---------- Data to examine ----------

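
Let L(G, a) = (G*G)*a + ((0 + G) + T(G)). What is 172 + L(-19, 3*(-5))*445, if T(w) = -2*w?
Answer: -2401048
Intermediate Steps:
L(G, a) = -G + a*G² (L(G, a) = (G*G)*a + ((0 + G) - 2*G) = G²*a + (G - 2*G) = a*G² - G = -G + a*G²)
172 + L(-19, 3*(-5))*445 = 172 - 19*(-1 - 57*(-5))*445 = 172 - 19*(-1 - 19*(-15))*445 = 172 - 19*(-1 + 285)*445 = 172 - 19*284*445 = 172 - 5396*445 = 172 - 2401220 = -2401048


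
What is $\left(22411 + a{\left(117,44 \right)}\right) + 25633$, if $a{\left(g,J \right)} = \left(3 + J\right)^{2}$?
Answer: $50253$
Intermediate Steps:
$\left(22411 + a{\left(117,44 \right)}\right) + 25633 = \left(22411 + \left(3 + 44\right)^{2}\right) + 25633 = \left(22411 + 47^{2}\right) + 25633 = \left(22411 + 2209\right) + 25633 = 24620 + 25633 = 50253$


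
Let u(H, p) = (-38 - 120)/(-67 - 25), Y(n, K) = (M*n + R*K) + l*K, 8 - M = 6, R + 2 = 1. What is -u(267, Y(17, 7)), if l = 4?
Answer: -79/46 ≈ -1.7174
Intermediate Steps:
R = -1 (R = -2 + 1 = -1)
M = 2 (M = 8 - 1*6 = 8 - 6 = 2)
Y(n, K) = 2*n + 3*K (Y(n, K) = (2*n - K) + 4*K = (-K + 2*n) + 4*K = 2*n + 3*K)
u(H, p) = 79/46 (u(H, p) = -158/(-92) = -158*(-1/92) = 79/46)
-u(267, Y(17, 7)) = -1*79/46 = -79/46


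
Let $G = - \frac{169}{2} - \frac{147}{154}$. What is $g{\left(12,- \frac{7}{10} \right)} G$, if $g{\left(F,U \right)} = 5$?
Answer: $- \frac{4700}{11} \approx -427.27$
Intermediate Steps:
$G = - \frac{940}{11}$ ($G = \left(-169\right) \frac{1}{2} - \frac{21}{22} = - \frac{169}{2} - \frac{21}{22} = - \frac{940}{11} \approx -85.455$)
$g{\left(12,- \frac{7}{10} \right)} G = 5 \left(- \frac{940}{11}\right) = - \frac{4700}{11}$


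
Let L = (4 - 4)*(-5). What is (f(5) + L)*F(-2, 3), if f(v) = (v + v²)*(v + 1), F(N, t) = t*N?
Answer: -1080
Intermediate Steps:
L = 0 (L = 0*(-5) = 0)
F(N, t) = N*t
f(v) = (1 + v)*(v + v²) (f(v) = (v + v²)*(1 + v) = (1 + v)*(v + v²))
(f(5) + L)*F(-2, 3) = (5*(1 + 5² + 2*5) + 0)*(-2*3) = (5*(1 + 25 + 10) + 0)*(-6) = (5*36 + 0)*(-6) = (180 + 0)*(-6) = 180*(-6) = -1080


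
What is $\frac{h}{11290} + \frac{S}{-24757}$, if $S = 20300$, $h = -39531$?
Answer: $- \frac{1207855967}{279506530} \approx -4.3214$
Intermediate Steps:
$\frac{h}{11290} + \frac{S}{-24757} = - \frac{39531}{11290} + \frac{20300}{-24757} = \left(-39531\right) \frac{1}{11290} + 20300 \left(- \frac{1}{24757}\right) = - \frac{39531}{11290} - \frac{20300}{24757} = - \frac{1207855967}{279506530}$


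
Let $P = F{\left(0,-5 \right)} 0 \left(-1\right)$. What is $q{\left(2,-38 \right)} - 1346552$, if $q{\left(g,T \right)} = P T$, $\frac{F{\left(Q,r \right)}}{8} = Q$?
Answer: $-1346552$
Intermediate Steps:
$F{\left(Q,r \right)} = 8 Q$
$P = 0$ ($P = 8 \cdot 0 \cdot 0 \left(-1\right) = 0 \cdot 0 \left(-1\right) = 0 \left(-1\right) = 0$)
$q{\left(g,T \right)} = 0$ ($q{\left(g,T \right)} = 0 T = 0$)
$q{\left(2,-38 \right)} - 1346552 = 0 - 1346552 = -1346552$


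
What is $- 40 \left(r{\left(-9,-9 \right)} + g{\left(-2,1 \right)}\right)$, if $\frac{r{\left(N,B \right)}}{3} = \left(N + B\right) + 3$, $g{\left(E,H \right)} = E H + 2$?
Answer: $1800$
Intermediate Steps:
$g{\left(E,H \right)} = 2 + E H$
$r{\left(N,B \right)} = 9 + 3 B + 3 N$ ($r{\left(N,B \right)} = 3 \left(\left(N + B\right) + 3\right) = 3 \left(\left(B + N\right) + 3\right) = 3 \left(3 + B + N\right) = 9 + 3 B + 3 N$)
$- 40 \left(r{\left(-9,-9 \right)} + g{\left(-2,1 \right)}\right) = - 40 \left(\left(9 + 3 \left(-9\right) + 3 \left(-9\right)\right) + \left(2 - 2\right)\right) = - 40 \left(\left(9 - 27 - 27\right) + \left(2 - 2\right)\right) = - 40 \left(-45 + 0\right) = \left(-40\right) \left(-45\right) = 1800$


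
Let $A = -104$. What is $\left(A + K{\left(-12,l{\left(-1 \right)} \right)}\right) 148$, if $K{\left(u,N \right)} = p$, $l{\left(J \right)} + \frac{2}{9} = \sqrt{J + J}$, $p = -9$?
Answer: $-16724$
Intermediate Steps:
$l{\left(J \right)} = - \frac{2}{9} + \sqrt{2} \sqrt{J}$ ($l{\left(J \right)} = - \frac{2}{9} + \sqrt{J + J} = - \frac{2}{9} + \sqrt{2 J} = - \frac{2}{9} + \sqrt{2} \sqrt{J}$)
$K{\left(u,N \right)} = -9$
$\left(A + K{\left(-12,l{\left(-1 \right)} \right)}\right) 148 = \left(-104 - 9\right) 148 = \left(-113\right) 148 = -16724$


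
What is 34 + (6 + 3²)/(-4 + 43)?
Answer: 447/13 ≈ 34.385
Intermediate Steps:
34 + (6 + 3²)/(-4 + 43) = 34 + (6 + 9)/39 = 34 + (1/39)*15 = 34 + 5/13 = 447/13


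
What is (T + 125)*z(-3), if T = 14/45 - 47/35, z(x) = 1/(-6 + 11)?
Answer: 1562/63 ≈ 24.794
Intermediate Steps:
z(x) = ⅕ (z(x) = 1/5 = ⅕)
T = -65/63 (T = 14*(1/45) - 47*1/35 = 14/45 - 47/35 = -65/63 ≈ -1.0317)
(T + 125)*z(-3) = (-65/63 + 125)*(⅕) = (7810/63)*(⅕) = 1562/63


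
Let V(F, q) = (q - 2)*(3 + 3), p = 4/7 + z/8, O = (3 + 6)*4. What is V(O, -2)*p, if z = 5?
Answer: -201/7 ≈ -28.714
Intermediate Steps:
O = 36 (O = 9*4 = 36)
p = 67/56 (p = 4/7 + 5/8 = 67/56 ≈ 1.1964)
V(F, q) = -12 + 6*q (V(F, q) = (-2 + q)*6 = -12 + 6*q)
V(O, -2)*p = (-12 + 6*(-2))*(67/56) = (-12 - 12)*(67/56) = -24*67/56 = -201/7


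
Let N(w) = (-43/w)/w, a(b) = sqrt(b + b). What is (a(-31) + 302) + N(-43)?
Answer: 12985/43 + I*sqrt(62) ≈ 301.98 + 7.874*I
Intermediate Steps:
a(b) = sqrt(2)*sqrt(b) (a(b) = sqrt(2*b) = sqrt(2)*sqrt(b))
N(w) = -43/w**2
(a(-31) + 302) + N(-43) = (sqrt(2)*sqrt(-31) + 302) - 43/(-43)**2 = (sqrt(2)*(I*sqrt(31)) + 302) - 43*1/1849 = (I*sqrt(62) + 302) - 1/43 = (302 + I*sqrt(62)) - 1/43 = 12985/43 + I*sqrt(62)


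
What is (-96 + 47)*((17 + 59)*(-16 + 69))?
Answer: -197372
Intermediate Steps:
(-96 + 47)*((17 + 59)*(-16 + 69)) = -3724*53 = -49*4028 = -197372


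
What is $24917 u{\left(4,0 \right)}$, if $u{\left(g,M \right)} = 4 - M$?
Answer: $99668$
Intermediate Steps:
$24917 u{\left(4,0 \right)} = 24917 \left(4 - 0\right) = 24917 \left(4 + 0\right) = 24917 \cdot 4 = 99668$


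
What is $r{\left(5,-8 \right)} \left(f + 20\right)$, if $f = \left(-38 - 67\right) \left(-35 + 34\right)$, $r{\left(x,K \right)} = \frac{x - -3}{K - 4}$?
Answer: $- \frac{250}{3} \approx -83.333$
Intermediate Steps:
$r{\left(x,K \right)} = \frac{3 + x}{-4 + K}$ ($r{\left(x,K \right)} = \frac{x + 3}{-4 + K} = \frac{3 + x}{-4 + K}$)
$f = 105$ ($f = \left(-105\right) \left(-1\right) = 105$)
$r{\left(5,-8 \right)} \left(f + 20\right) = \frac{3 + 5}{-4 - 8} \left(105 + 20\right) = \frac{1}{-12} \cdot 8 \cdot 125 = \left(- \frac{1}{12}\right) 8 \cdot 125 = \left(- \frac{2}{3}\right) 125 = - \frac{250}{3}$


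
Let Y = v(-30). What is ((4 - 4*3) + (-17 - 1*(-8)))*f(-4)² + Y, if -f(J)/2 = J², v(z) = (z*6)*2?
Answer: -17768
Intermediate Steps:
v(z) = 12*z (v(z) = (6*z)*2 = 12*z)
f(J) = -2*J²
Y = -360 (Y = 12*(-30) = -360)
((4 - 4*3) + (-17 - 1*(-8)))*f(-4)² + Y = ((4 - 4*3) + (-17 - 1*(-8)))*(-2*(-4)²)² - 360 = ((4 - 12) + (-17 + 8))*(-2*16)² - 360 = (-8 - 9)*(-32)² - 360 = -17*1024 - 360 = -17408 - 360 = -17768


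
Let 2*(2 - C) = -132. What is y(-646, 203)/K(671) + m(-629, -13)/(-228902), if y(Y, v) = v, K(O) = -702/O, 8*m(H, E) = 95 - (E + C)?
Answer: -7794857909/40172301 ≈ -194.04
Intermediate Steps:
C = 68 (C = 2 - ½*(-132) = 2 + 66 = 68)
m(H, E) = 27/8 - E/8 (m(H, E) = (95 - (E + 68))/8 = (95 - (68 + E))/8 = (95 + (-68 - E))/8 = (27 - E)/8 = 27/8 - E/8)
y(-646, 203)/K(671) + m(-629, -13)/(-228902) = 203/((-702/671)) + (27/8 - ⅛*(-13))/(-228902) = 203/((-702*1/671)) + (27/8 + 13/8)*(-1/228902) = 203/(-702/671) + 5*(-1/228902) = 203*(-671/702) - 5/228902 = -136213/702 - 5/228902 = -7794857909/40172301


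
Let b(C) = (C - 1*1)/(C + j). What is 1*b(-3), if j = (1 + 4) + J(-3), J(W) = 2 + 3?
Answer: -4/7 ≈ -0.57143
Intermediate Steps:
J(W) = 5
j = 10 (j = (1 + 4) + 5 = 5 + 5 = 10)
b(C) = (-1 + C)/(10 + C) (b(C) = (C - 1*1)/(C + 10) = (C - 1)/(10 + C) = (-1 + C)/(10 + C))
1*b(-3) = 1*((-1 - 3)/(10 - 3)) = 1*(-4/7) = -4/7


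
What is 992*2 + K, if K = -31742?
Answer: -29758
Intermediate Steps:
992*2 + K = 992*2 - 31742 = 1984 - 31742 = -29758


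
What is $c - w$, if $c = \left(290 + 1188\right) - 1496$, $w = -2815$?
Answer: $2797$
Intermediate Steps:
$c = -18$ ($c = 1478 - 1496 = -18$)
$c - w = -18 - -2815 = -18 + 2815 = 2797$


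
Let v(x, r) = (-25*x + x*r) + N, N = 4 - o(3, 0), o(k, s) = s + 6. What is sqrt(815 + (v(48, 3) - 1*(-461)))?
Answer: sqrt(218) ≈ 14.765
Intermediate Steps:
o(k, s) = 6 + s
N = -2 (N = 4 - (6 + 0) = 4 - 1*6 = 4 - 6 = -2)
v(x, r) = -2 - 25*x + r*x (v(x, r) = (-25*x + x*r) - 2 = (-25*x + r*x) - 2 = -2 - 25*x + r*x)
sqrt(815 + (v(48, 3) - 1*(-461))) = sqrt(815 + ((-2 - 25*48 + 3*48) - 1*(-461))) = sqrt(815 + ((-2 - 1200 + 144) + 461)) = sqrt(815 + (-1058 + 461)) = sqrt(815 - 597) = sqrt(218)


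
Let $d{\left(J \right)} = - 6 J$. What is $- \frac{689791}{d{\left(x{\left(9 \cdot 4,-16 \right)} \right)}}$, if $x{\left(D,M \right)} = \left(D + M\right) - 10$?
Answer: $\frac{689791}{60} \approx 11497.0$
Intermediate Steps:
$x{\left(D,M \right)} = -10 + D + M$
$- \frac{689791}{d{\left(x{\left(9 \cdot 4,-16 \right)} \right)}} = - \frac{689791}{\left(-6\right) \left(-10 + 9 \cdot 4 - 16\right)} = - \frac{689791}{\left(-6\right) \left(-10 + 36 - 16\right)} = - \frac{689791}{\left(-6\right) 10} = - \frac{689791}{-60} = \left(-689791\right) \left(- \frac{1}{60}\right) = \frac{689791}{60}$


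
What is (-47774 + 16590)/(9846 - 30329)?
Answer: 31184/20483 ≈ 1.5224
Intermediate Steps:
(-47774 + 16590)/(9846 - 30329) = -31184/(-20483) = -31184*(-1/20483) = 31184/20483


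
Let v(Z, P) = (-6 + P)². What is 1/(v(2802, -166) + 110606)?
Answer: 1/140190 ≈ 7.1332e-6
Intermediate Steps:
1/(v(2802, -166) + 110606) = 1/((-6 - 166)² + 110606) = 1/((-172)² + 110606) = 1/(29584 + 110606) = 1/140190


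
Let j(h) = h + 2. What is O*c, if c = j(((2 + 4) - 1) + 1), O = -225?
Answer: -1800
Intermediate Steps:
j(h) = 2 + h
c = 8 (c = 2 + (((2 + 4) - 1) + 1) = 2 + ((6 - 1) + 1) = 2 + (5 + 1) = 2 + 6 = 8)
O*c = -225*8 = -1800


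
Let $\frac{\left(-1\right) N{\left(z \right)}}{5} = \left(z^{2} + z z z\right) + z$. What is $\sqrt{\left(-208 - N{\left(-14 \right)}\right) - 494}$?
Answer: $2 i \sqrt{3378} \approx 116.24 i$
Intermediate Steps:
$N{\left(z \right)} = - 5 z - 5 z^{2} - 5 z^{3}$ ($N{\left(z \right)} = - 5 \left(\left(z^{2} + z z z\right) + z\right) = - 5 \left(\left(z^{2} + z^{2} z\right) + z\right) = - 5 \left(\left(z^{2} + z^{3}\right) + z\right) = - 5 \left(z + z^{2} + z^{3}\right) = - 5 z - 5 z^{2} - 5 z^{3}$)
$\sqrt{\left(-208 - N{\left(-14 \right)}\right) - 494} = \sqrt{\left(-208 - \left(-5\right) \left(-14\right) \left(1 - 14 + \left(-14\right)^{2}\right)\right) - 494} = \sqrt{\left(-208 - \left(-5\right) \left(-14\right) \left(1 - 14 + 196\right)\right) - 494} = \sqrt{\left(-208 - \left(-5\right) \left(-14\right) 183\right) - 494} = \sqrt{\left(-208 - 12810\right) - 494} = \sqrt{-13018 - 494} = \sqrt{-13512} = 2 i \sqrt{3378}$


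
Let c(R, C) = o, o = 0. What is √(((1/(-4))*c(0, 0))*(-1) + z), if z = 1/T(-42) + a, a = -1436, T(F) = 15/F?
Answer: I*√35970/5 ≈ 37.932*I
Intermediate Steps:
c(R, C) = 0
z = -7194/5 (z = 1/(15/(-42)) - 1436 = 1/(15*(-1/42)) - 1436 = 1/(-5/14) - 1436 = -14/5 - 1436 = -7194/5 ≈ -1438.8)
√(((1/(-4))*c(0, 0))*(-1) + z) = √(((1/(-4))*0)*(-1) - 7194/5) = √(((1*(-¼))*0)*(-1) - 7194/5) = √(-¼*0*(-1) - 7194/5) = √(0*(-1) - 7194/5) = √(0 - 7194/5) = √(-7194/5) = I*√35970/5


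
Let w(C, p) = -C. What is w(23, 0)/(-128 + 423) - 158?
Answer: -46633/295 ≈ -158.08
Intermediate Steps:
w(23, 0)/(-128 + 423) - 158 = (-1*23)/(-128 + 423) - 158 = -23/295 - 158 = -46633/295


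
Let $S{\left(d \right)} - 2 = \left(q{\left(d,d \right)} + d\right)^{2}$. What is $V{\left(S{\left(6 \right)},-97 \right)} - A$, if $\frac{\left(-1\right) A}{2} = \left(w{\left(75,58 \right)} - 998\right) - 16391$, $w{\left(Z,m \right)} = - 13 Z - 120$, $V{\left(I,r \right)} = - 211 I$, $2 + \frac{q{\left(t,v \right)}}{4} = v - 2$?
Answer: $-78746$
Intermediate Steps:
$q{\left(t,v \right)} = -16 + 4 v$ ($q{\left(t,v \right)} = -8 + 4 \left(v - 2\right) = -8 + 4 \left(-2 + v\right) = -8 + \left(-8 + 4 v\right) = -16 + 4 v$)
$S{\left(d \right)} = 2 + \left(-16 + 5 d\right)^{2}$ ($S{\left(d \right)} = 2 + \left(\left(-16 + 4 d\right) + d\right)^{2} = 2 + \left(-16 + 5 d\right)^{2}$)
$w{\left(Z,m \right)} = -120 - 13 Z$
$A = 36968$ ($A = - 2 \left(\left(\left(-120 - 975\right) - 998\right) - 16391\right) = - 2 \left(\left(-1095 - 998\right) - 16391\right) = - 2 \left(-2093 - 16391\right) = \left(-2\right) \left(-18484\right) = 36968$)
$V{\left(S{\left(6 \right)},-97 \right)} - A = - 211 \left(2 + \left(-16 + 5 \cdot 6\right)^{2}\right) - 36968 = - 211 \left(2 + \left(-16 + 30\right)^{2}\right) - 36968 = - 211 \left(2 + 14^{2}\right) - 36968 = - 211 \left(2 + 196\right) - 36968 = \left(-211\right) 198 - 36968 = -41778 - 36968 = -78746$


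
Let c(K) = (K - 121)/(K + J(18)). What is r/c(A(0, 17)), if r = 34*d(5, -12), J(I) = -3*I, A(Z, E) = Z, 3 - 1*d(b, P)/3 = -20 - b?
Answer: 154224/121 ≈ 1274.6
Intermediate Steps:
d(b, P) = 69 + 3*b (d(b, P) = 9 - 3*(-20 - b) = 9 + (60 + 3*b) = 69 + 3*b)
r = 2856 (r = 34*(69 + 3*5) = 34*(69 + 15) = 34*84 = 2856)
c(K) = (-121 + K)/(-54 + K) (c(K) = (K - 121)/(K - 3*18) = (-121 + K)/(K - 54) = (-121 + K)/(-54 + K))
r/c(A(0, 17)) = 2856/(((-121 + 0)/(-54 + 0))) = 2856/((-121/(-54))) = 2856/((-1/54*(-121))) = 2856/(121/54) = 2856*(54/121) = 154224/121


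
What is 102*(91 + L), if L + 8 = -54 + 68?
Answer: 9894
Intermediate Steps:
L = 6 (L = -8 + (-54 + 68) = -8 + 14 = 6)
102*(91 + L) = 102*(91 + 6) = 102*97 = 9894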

----------

> **Problem statement**: Reproduce, exactly as they stand in the data above, the lines from the one that holds "Answer: -201/7 ≈ -28.714" to the one that holds "Answer: 12985/43 +", inclusive.

> **Solution to the exercise**:
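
Answer: -201/7 ≈ -28.714
Intermediate Steps:
O = 36 (O = 9*4 = 36)
p = 67/56 (p = 4/7 + 5/8 = 67/56 ≈ 1.1964)
V(F, q) = -12 + 6*q (V(F, q) = (-2 + q)*6 = -12 + 6*q)
V(O, -2)*p = (-12 + 6*(-2))*(67/56) = (-12 - 12)*(67/56) = -24*67/56 = -201/7


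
Let N(w) = (-43/w)/w, a(b) = sqrt(b + b). What is (a(-31) + 302) + N(-43)?
Answer: 12985/43 + I*sqrt(62) ≈ 301.98 + 7.874*I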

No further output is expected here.